## WHAT YOU NEED TO DO:
Read through the data, and wherever a line holds the word "Compute", write that line out.

····················

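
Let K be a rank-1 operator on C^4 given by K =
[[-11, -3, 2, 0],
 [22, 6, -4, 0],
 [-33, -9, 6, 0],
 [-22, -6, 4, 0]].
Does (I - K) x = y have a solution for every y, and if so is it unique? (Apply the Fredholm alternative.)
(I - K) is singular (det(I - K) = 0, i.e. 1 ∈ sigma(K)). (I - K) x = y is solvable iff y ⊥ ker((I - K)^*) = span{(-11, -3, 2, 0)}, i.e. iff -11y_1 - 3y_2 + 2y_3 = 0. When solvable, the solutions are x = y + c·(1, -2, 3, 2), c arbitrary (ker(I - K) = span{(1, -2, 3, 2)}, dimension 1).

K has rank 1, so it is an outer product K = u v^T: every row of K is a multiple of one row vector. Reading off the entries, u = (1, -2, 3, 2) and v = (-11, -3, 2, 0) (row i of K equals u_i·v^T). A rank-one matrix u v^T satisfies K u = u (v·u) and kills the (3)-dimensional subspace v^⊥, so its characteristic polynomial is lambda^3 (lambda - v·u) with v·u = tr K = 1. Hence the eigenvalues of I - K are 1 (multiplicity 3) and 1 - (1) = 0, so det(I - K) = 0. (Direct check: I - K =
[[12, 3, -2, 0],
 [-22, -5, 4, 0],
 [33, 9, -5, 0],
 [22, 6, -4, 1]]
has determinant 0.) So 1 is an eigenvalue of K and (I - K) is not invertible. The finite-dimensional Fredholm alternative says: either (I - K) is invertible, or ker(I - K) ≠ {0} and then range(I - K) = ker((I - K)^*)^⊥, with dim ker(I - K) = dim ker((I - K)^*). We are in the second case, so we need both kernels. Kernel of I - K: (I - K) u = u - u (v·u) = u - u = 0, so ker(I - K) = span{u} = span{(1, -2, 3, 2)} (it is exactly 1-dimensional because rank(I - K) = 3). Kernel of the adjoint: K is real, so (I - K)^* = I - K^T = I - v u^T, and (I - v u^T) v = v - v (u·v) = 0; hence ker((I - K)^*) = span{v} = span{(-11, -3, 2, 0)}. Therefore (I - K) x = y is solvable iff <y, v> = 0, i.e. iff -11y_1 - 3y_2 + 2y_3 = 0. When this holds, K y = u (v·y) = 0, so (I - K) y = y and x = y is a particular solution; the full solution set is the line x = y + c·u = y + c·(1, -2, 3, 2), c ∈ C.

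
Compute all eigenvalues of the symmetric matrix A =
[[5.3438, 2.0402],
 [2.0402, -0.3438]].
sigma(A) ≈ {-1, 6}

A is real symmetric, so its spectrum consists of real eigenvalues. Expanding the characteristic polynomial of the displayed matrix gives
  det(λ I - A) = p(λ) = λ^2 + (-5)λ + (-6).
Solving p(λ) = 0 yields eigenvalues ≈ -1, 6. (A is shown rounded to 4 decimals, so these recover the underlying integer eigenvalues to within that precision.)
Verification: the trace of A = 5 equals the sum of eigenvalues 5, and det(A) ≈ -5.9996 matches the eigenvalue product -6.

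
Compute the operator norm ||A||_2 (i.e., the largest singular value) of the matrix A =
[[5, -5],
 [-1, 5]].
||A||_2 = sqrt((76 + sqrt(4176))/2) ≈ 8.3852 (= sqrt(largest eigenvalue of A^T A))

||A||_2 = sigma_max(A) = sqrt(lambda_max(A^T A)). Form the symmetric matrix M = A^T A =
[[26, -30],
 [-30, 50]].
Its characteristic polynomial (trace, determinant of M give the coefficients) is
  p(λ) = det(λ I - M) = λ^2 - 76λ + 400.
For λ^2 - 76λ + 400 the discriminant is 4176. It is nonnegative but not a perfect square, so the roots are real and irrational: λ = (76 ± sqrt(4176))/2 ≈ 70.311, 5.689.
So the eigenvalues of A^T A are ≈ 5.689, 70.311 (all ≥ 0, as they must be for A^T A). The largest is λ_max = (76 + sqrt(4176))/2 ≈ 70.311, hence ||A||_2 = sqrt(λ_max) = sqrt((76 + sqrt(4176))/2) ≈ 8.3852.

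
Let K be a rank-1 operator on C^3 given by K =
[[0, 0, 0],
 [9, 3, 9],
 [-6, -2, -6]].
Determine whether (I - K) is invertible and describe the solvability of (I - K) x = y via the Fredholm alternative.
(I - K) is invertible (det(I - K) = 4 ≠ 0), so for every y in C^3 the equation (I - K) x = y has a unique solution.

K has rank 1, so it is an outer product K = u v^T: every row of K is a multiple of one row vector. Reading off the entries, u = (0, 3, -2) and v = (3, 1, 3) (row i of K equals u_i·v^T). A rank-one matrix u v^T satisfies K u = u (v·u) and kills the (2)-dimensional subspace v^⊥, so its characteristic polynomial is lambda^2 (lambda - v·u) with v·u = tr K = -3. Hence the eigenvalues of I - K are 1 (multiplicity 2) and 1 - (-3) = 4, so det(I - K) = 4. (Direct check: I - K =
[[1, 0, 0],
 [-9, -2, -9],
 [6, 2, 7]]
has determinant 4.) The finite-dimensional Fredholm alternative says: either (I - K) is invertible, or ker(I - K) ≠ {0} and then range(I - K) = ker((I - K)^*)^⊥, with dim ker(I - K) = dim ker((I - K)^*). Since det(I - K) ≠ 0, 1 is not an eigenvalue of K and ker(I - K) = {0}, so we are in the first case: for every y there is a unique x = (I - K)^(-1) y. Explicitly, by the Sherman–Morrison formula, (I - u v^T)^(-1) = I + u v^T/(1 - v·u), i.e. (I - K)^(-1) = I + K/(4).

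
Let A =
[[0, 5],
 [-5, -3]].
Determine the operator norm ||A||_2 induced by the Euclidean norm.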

····················

## EXPECTED OUTPUT:
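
Compute all eigenvalues of the symmetric matrix A =
Compute the operator norm ||A||_2 (i.e., the largest singular value) of the matrix A =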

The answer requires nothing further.